→ Task requirements
Go through the entries below and return every line that contains "rainfall".

→ Records to process
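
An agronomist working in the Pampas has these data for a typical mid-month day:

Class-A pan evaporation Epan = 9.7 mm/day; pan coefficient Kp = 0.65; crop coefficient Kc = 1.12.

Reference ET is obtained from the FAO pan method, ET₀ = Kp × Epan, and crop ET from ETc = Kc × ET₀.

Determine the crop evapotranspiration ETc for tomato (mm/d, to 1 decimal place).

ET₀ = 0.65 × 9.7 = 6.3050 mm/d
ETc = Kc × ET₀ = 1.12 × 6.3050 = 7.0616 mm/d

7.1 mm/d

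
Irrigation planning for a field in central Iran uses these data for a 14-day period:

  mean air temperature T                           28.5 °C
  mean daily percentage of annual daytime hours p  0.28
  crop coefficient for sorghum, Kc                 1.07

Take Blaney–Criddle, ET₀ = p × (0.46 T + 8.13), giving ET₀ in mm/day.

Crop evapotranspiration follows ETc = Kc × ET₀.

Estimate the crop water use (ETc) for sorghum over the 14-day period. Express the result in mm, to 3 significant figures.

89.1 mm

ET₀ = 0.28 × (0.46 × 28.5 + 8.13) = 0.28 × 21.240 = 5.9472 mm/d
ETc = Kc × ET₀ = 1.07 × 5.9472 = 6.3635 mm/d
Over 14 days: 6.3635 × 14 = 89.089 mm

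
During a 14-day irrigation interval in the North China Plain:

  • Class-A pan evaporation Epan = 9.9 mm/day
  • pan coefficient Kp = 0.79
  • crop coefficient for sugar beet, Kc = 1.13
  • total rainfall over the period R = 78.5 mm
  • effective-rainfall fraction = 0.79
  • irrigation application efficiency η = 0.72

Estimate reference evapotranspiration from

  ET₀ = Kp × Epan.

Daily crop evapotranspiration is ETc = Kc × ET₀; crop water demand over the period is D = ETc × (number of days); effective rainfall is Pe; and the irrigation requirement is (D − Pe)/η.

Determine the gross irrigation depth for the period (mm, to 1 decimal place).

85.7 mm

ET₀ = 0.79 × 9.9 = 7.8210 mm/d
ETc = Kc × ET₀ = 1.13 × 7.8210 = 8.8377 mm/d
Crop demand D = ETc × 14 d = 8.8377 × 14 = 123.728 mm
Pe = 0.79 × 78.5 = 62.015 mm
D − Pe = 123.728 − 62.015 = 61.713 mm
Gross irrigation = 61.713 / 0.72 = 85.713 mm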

→ Expected output
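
  • total rainfall over the period R = 78.5 mm
  • effective-rainfall fraction = 0.79
Daily crop evapotranspiration is ETc = Kc × ET₀; crop water demand over the period is D = ETc × (number of days); effective rainfall is Pe; and the irrigation requirement is (D − Pe)/η.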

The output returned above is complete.